*Task instructions*
The answer should consist of all the entries, repeated word for word.

*Data for review*
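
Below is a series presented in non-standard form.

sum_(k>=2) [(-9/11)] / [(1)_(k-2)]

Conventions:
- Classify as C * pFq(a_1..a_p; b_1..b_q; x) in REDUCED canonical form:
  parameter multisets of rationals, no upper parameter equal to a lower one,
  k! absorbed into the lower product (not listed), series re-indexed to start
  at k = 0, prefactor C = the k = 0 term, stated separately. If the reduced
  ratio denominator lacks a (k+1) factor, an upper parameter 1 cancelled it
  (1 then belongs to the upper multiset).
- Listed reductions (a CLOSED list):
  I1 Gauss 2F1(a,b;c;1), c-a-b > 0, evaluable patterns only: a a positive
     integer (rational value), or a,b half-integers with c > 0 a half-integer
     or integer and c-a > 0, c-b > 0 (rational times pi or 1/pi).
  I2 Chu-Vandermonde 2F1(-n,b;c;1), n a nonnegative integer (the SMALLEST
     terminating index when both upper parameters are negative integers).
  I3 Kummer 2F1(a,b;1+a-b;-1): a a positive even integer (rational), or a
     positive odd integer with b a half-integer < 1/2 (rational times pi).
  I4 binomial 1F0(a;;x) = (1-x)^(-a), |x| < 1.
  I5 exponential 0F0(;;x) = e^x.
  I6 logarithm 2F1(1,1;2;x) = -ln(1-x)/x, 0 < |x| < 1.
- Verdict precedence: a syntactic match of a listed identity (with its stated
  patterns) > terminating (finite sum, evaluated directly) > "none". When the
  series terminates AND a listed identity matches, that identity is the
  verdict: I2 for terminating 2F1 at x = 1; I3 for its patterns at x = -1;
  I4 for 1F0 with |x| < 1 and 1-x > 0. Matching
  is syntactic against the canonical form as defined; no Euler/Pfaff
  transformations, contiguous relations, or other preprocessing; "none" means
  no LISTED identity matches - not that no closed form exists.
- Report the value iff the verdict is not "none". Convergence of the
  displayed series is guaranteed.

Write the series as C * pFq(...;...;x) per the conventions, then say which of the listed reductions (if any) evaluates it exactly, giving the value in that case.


The series (x = 1) is 0F0: upper {-}, lower {-}, prefactor -9/11. Verdict at x = 1: the I5 exponential reduction matches (the 0F0 exponential series at x = 1). Value: (-9/11) * e^(1).

Key observation: from the first term -9/11: (1)_k (C = -9/11, x = 1) is k! itself.
Step ratio: r(k) = 1 * 1 / [(k+1)] - rational; roots negated = parameters, x = 1, C = -9/11.


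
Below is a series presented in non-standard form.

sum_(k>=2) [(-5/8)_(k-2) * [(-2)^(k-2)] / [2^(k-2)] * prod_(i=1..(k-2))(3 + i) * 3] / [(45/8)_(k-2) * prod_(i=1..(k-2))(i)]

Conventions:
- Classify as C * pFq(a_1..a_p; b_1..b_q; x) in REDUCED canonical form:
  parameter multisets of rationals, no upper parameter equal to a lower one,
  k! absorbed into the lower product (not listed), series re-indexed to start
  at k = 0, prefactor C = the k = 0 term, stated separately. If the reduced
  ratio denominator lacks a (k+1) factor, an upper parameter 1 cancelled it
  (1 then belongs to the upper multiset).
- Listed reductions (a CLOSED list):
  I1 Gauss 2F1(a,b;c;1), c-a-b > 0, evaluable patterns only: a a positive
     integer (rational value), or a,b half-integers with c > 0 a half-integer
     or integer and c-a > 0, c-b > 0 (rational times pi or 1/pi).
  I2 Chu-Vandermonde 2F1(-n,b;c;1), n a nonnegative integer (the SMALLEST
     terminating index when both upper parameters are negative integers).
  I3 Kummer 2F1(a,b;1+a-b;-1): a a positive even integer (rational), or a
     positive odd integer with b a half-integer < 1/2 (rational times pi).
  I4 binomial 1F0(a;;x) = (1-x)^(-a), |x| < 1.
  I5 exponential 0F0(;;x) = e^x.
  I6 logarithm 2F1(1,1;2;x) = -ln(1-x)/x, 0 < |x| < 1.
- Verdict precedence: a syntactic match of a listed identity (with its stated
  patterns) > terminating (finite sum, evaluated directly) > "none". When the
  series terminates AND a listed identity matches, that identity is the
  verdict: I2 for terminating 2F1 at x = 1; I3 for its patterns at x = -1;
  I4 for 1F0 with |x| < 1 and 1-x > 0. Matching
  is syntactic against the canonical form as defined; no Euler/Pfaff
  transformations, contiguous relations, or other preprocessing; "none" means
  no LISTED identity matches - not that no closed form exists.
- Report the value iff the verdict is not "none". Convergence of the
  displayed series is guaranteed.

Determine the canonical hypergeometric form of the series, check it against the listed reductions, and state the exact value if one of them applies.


x = -1 here; the reduced form reads 2F1, upper {-5/8, 4}, lower {45/8}, C = 3. Verdict at x = -1: the Kummer evaluation I3 matches (x = -1; c = 45/8 equals 1+a-b for upper {-5/8, 4}: listed pattern). Its exact value is 1073/256.

Key observation: x = (-1) and the running product (C = 3, x = -1) telescopes to a rising factorial.
Term ratio: r(k) = (-1) * (k-5/8) (k+4) / [(k+45/8) (k+1)] - rational in k. x = (-1); t_0 = 3; negate the roots.


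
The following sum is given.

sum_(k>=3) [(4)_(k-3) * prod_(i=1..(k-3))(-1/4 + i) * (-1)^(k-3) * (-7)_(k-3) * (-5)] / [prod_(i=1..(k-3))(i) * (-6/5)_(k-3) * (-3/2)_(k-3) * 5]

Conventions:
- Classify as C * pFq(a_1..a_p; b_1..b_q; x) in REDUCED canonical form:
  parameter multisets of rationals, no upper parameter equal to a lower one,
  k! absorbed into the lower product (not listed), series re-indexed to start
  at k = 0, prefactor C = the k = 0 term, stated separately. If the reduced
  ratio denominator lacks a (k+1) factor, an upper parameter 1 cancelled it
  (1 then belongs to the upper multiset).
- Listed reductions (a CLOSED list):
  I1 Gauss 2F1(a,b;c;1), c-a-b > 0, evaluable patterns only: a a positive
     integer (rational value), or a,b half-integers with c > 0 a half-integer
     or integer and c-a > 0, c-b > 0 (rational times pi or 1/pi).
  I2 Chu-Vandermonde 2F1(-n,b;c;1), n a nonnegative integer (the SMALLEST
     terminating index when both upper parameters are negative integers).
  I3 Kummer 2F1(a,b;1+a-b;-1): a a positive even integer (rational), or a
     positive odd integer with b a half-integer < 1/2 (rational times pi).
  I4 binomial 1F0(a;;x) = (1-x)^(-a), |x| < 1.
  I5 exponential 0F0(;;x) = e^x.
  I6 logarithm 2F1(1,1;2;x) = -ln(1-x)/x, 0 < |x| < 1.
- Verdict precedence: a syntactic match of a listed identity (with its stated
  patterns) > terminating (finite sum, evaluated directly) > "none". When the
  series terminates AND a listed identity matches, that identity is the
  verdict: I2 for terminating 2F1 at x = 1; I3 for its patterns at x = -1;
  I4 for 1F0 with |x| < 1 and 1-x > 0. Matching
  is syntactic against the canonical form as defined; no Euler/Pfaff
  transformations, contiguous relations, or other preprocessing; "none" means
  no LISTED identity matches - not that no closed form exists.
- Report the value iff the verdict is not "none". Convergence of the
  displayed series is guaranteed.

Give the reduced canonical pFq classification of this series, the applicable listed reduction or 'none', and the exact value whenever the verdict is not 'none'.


Key observation: with t_0 = -1, the running product (C = -1) telescopes to a rising factorial.
Adjacent-term ratio: r(k) = (-1) * (k-7) (k+3/4) (k+4) / [(k-3/2) (k-6/5) (k+1)] - rational; roots negated = parameters, x = (-1), C = -1.

x = -1 here; the reduced form reads 3F2, upper {-7, 3/4, 4}, lower {-3/2, -6/5}, C = -1. Verdict: terminating - no listed pattern fits, but -7 in the upper list cuts the series at k = 7; direct evaluation. Hence: -24694108217/1152.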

*Result*
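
Below is a series presented in non-standard form.

sum_(k>=2) [(-9/11)] / [(1)_(k-2)]

Conventions:
- Classify as C * pFq(a_1..a_p; b_1..b_q; x) in REDUCED canonical form:
  parameter multisets of rationals, no upper parameter equal to a lower one,
  k! absorbed into the lower product (not listed), series re-indexed to start
  at k = 0, prefactor C = the k = 0 term, stated separately. If the reduced
  ratio denominator lacks a (k+1) factor, an upper parameter 1 cancelled it
  (1 then belongs to the upper multiset).
- Listed reductions (a CLOSED list):
  I1 Gauss 2F1(a,b;c;1), c-a-b > 0, evaluable patterns only: a a positive
     integer (rational value), or a,b half-integers with c > 0 a half-integer
     or integer and c-a > 0, c-b > 0 (rational times pi or 1/pi).
  I2 Chu-Vandermonde 2F1(-n,b;c;1), n a nonnegative integer (the SMALLEST
     terminating index when both upper parameters are negative integers).
  I3 Kummer 2F1(a,b;1+a-b;-1): a a positive even integer (rational), or a
     positive odd integer with b a half-integer < 1/2 (rational times pi).
  I4 binomial 1F0(a;;x) = (1-x)^(-a), |x| < 1.
  I5 exponential 0F0(;;x) = e^x.
  I6 logarithm 2F1(1,1;2;x) = -ln(1-x)/x, 0 < |x| < 1.
- Verdict precedence: a syntactic match of a listed identity (with its stated
  patterns) > terminating (finite sum, evaluated directly) > "none". When the
  series terminates AND a listed identity matches, that identity is the
  verdict: I2 for terminating 2F1 at x = 1; I3 for its patterns at x = -1;
  I4 for 1F0 with |x| < 1 and 1-x > 0. Matching
  is syntactic against the canonical form as defined; no Euler/Pfaff
  transformations, contiguous relations, or other preprocessing; "none" means
  no LISTED identity matches - not that no closed form exists.
- Report the value iff the verdict is not "none". Convergence of the
  displayed series is guaranteed.

Write the series as C * pFq(...;...;x) per the conventions, then say which of the listed reductions (if any) evaluates it exactly, giving the value in that case.


The series (x = 1) is 0F0: upper {-}, lower {-}, prefactor -9/11. Verdict at x = 1: the I5 exponential reduction matches (the 0F0 exponential series at x = 1). Value: (-9/11) * e^(1).

Key observation: from the first term -9/11: (1)_k (C = -9/11, x = 1) is k! itself.
Step ratio: r(k) = 1 * 1 / [(k+1)] - rational; roots negated = parameters, x = 1, C = -9/11.


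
Below is a series presented in non-standard form.

sum_(k>=2) [(-5/8)_(k-2) * [(-2)^(k-2)] / [2^(k-2)] * prod_(i=1..(k-2))(3 + i) * 3] / [(45/8)_(k-2) * prod_(i=1..(k-2))(i)]

Conventions:
- Classify as C * pFq(a_1..a_p; b_1..b_q; x) in REDUCED canonical form:
  parameter multisets of rationals, no upper parameter equal to a lower one,
  k! absorbed into the lower product (not listed), series re-indexed to start
  at k = 0, prefactor C = the k = 0 term, stated separately. If the reduced
  ratio denominator lacks a (k+1) factor, an upper parameter 1 cancelled it
  (1 then belongs to the upper multiset).
- Listed reductions (a CLOSED list):
  I1 Gauss 2F1(a,b;c;1), c-a-b > 0, evaluable patterns only: a a positive
     integer (rational value), or a,b half-integers with c > 0 a half-integer
     or integer and c-a > 0, c-b > 0 (rational times pi or 1/pi).
  I2 Chu-Vandermonde 2F1(-n,b;c;1), n a nonnegative integer (the SMALLEST
     terminating index when both upper parameters are negative integers).
  I3 Kummer 2F1(a,b;1+a-b;-1): a a positive even integer (rational), or a
     positive odd integer with b a half-integer < 1/2 (rational times pi).
  I4 binomial 1F0(a;;x) = (1-x)^(-a), |x| < 1.
  I5 exponential 0F0(;;x) = e^x.
  I6 logarithm 2F1(1,1;2;x) = -ln(1-x)/x, 0 < |x| < 1.
- Verdict precedence: a syntactic match of a listed identity (with its stated
  patterns) > terminating (finite sum, evaluated directly) > "none". When the
  series terminates AND a listed identity matches, that identity is the
  verdict: I2 for terminating 2F1 at x = 1; I3 for its patterns at x = -1;
  I4 for 1F0 with |x| < 1 and 1-x > 0. Matching
  is syntactic against the canonical form as defined; no Euler/Pfaff
  transformations, contiguous relations, or other preprocessing; "none" means
  no LISTED identity matches - not that no closed form exists.
- Report the value iff the verdict is not "none". Convergence of the
  displayed series is guaranteed.

Determine the canonical hypergeometric form of the series, check it against the listed reductions, and state the exact value if one of them applies.


x = -1 here; the reduced form reads 2F1, upper {-5/8, 4}, lower {45/8}, C = 3. Verdict at x = -1: the Kummer evaluation I3 matches (x = -1; c = 45/8 equals 1+a-b for upper {-5/8, 4}: listed pattern). Its exact value is 1073/256.

Key observation: x = (-1) and the running product (C = 3, x = -1) telescopes to a rising factorial.
Term ratio: r(k) = (-1) * (k-5/8) (k+4) / [(k+45/8) (k+1)] - rational in k. x = (-1); t_0 = 3; negate the roots.


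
The following sum is given.

sum_(k>=3) [(4)_(k-3) * prod_(i=1..(k-3))(-1/4 + i) * (-1)^(k-3) * (-7)_(k-3) * (-5)] / [prod_(i=1..(k-3))(i) * (-6/5)_(k-3) * (-3/2)_(k-3) * 5]

Conventions:
- Classify as C * pFq(a_1..a_p; b_1..b_q; x) in REDUCED canonical form:
  parameter multisets of rationals, no upper parameter equal to a lower one,
  k! absorbed into the lower product (not listed), series re-indexed to start
  at k = 0, prefactor C = the k = 0 term, stated separately. If the reduced
  ratio denominator lacks a (k+1) factor, an upper parameter 1 cancelled it
  (1 then belongs to the upper multiset).
- Listed reductions (a CLOSED list):
  I1 Gauss 2F1(a,b;c;1), c-a-b > 0, evaluable patterns only: a a positive
     integer (rational value), or a,b half-integers with c > 0 a half-integer
     or integer and c-a > 0, c-b > 0 (rational times pi or 1/pi).
  I2 Chu-Vandermonde 2F1(-n,b;c;1), n a nonnegative integer (the SMALLEST
     terminating index when both upper parameters are negative integers).
  I3 Kummer 2F1(a,b;1+a-b;-1): a a positive even integer (rational), or a
     positive odd integer with b a half-integer < 1/2 (rational times pi).
  I4 binomial 1F0(a;;x) = (1-x)^(-a), |x| < 1.
  I5 exponential 0F0(;;x) = e^x.
  I6 logarithm 2F1(1,1;2;x) = -ln(1-x)/x, 0 < |x| < 1.
- Verdict precedence: a syntactic match of a listed identity (with its stated
  patterns) > terminating (finite sum, evaluated directly) > "none". When the
  series terminates AND a listed identity matches, that identity is the
  verdict: I2 for terminating 2F1 at x = 1; I3 for its patterns at x = -1;
  I4 for 1F0 with |x| < 1 and 1-x > 0. Matching
  is syntactic against the canonical form as defined; no Euler/Pfaff
  transformations, contiguous relations, or other preprocessing; "none" means
  no LISTED identity matches - not that no closed form exists.
- Report the value iff the verdict is not "none". Convergence of the
  displayed series is guaranteed.

Give the reduced canonical pFq classification of this series, the applicable listed reduction or 'none', and the exact value whenever the verdict is not 'none'.


Key observation: with t_0 = -1, the running product (C = -1) telescopes to a rising factorial.
Adjacent-term ratio: r(k) = (-1) * (k-7) (k+3/4) (k+4) / [(k-3/2) (k-6/5) (k+1)] - rational; roots negated = parameters, x = (-1), C = -1.

x = -1 here; the reduced form reads 3F2, upper {-7, 3/4, 4}, lower {-3/2, -6/5}, C = -1. Verdict: terminating - no listed pattern fits, but -7 in the upper list cuts the series at k = 7; direct evaluation. Hence: -24694108217/1152.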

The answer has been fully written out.